— Task prompt —
When you find the word "then" in a line of the entries, please copy the whole line.

━━━━━━━━━━━━━━━━━━━━

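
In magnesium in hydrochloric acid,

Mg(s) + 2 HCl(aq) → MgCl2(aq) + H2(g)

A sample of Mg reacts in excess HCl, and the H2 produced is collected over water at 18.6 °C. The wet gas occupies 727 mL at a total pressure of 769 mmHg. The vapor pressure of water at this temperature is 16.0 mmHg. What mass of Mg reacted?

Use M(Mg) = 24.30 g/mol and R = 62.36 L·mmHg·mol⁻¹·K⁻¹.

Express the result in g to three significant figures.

P(H2) = 769 − 16.0 = 753.0 mmHg
n(H2) = PV/RT = (753.0 × 0.7270) / (62.36 × 291.75) = 0.03009 mol
n(Mg) = (1/1) × 0.03009 = 0.03009 mol
m(Mg) = 0.03009 × 24.30 = 0.7312 g

0.731 g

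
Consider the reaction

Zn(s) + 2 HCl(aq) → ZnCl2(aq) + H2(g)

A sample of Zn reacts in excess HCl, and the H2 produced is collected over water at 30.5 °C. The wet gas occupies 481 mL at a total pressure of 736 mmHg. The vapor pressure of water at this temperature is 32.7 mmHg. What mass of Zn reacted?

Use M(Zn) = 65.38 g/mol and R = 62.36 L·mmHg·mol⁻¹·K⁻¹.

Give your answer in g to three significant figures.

P(H2) = 736 − 32.7 = 703.3 mmHg
n(H2) = PV/RT = (703.3 × 0.4810) / (62.36 × 303.65) = 0.01787 mol
n(Zn) = (1/1) × 0.01787 = 0.01787 mol
m(Zn) = 0.01787 × 65.38 = 1.168 g

1.17 g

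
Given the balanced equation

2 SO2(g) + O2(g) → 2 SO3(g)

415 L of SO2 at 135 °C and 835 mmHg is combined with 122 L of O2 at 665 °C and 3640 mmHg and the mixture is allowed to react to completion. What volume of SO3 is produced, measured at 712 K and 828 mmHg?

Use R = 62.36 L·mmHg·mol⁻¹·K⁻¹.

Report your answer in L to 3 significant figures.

730 L

n(SO2) = PV/RT = (835 × 415) / (62.36 × 408.15) = 13.61 mol
n(O2) = PV/RT = (3640 × 122) / (62.36 × 938.15) = 7.591 mol
For 13.61 mol SO2, stoichiometry requires (1/2) × 13.61 = 6.805 mol O2; 7.591 mol is available, so SO2 is limiting.
n(SO3) = (2/2) × 13.61 = 13.61 mol
V(SO3) = nRT/P = 13.61 × 62.36 × 712 / 828 = 729.8 L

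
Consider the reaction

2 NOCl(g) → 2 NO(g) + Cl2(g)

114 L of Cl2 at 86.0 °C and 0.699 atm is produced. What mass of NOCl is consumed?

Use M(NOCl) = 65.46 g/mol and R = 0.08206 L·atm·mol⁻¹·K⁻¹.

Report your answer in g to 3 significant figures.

n(Cl2) = PV/RT = (0.699 × 114) / (0.08206 × 359.15) = 2.704 mol
n(NOCl) = (2/1) × 2.704 = 5.408 mol
m(NOCl) = 5.408 × 65.46 = 354.0 g

354 g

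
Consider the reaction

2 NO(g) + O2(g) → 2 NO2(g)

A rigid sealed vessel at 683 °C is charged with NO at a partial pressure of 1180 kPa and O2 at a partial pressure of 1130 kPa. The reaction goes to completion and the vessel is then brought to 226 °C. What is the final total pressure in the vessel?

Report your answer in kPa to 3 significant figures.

898 kPa

Because the vessel is rigid and T is held at 683 °C, work the stoichiometry in partial pressures (P_i = n_iRT/V).
P(O2) required for 1180 kPa of NO = (1/2) × 1180 = 590.0 kPa; available 1130 kPa, so NO is limiting.
P(O2) remaining = 1130 − (1/2) × 1180 = 540.0 kPa
P(gaseous products) = (2)/2 × 1180 = 1180 kPa
P_total at 683 °C = 540.0 + 1180 = 1720 kPa
Scaling to 226 °C: P = 1720 × 499.15/956.15 = 897.9 kPa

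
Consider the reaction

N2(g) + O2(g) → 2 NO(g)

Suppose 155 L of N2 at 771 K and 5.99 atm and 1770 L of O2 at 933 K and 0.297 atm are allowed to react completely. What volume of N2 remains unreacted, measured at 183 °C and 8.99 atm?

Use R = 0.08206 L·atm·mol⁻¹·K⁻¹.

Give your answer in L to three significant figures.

32.5 L

n(N2) = PV/RT = (5.99 × 155) / (0.08206 × 771) = 14.67 mol
n(O2) = PV/RT = (0.297 × 1770) / (0.08206 × 933) = 6.866 mol
For 14.67 mol N2, stoichiometry requires (1/1) × 14.67 = 14.67 mol O2; 6.866 mol is available, so O2 is limiting.
n(N2) consumed = (1/1) × 6.866 = 6.866 mol; remaining = 14.67 − 6.866 = 7.804 mol
V(N2) = nRT/P = 7.804 × 0.08206 × 456.15 / 8.99 = 32.49 L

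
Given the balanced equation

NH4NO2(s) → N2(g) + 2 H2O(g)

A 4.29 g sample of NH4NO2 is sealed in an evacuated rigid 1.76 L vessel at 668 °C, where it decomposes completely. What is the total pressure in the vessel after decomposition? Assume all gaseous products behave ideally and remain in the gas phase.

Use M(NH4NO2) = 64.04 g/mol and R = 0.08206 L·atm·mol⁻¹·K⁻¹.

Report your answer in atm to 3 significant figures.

n(NH4NO2) = 4.29 / 64.04 = 0.06699 mol
n(gas produced) = (3/1) × 0.06699 = 0.2010 mol
P = nRT/V = 0.2010 × 0.08206 × 941.15 / 1.76 = 8.820 atm

8.82 atm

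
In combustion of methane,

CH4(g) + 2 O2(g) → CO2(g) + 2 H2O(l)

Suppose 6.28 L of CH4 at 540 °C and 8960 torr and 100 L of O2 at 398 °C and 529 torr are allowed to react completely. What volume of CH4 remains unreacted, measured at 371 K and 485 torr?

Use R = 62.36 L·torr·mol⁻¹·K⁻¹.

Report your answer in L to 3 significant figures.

n(CH4) = PV/RT = (8960 × 6.28) / (62.36 × 813.15) = 1.110 mol
n(O2) = PV/RT = (529 × 100) / (62.36 × 671.15) = 1.264 mol
For 1.110 mol CH4, stoichiometry requires (2/1) × 1.110 = 2.220 mol O2; 1.264 mol is available, so O2 is limiting.
n(CH4) consumed = (1/2) × 1.264 = 0.6320 mol; remaining = 1.110 − 0.6320 = 0.4780 mol
V(CH4) = nRT/P = 0.4780 × 62.36 × 371 / 485 = 22.80 L

22.8 L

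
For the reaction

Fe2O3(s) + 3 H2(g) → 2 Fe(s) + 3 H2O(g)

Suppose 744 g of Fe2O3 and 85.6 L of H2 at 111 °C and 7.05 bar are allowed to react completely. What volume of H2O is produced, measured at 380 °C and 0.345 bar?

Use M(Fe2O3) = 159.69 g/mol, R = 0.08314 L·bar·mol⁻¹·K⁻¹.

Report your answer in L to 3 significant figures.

2200 L

n(Fe2O3) = 744 / 159.69 = 4.659 mol
n(H2) = PV/RT = (7.05 × 85.6) / (0.08314 × 384.15) = 18.90 mol
For 4.659 mol Fe2O3, stoichiometry requires (3/1) × 4.659 = 13.98 mol H2; 18.90 mol is available, so Fe2O3 is limiting.
n(H2O) = (3/1) × 4.659 = 13.98 mol
V(H2O) = nRT/P = 13.98 × 0.08314 × 653.15 / 0.345 = 2200 L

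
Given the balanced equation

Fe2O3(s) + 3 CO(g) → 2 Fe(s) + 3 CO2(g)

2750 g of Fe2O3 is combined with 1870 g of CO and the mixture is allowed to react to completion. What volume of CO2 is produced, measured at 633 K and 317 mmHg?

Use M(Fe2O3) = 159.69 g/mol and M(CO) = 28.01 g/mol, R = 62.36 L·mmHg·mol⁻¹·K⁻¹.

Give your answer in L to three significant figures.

n(Fe2O3) = 2750 / 159.69 = 17.22 mol
n(CO) = 1870 / 28.01 = 66.76 mol
For 17.22 mol Fe2O3, stoichiometry requires (3/1) × 17.22 = 51.66 mol CO; 66.76 mol is available, so Fe2O3 is limiting.
n(CO2) = (3/1) × 17.22 = 51.66 mol
V(CO2) = nRT/P = 51.66 × 62.36 × 633 / 317 = 6433 L

6430 L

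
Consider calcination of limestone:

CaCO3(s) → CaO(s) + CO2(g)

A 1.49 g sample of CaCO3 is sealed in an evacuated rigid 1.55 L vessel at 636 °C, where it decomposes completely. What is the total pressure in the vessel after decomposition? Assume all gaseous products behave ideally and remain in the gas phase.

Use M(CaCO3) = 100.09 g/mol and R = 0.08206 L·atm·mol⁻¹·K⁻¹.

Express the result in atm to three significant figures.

n(CaCO3) = 1.49 / 100.09 = 0.01489 mol
n(gas produced) = (1/1) × 0.01489 = 0.01489 mol
P = nRT/V = 0.01489 × 0.08206 × 909.15 / 1.55 = 0.7167 atm

0.717 atm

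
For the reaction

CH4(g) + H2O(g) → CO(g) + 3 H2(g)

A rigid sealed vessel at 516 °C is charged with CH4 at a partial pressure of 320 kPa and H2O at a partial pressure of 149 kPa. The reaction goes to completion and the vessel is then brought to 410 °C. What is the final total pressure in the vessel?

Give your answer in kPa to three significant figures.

With V and T fixed, P_i ∝ n_i, so the mole ratios apply directly to partial pressures at 516 °C.
P(H2O) required for 320 kPa of CH4 = (1/1) × 320 = 320.0 kPa; available 149 kPa, so H2O is limiting.
P(CH4) remaining = 320 − (1/1) × 149 = 171.0 kPa
P(gaseous products) = (1+3)/1 × 149 = 596.0 kPa
P_total at 516 °C = 171.0 + 596.0 = 767.0 kPa
Scaling to 410 °C: P = 767.0 × 683.15/789.15 = 664.0 kPa

664 kPa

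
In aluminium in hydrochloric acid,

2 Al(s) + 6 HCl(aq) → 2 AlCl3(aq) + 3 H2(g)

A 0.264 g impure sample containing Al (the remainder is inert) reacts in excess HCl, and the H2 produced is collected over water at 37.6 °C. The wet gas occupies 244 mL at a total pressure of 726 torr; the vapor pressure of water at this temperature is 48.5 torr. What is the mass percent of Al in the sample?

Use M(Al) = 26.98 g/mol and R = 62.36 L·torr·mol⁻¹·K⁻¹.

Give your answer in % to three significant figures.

58.1 %

P(H2) = 726 − 48.5 = 677.5 torr
n(H2) = PV/RT = (677.5 × 0.2440) / (62.36 × 310.75) = 0.008531 mol
n(Al) = (2/3) × 0.008531 = 0.005687 mol
m(Al) = 0.005687 × 26.98 = 0.1534 g
%Al = 0.1534 / 0.264 × 100 = 58.11%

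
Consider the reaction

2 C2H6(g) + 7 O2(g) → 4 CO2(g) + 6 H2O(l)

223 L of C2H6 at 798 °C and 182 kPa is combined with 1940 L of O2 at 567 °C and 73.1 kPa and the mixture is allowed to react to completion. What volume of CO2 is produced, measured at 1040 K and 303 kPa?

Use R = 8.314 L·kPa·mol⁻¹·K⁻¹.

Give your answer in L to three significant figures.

n(C2H6) = PV/RT = (182 × 223) / (8.314 × 1071.15) = 4.557 mol
n(O2) = PV/RT = (73.1 × 1940) / (8.314 × 840.15) = 20.30 mol
For 4.557 mol C2H6, stoichiometry requires (7/2) × 4.557 = 15.95 mol O2; 20.30 mol is available, so C2H6 is limiting.
n(CO2) = (4/2) × 4.557 = 9.114 mol
V(CO2) = nRT/P = 9.114 × 8.314 × 1040 / 303 = 260.1 L

260 L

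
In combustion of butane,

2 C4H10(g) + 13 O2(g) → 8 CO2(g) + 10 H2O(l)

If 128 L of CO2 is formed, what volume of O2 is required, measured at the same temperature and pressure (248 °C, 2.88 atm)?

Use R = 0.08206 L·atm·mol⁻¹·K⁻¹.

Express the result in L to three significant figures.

208 L

At constant T and P, gas volumes are in the mole ratio: V(O2) = (13/8) × 128 = 208.0 L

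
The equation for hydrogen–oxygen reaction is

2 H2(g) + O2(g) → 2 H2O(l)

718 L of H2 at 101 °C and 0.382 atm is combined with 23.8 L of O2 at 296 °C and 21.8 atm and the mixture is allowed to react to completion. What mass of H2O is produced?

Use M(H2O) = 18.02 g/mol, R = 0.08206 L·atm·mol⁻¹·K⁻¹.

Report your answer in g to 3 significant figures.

161 g

n(H2) = PV/RT = (0.382 × 718) / (0.08206 × 374.15) = 8.933 mol
n(O2) = PV/RT = (21.8 × 23.8) / (0.08206 × 569.15) = 11.11 mol
For 8.933 mol H2, stoichiometry requires (1/2) × 8.933 = 4.466 mol O2; 11.11 mol is available, so H2 is limiting.
n(H2O) = (2/2) × 8.933 = 8.933 mol
m(H2O) = 8.933 × 18.02 = 161.0 g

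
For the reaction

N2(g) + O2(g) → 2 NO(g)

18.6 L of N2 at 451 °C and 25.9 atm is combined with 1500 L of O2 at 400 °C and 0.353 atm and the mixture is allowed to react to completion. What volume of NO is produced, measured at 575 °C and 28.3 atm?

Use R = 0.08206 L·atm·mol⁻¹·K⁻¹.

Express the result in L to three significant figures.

n(N2) = PV/RT = (25.9 × 18.6) / (0.08206 × 724.15) = 8.107 mol
n(O2) = PV/RT = (0.353 × 1500) / (0.08206 × 673.15) = 9.586 mol
For 8.107 mol N2, stoichiometry requires (1/1) × 8.107 = 8.107 mol O2; 9.586 mol is available, so N2 is limiting.
n(NO) = (2/1) × 8.107 = 16.21 mol
V(NO) = nRT/P = 16.21 × 0.08206 × 848.15 / 28.3 = 39.87 L

39.9 L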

━━━━━━━━━━━━━━━━━━━━

— Result for this task —
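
A rigid sealed vessel at 683 °C is charged with NO at a partial pressure of 1180 kPa and O2 at a partial pressure of 1130 kPa. The reaction goes to completion and the vessel is then brought to 226 °C. What is the final total pressure in the vessel?
A rigid sealed vessel at 516 °C is charged with CH4 at a partial pressure of 320 kPa and H2O at a partial pressure of 149 kPa. The reaction goes to completion and the vessel is then brought to 410 °C. What is the final total pressure in the vessel?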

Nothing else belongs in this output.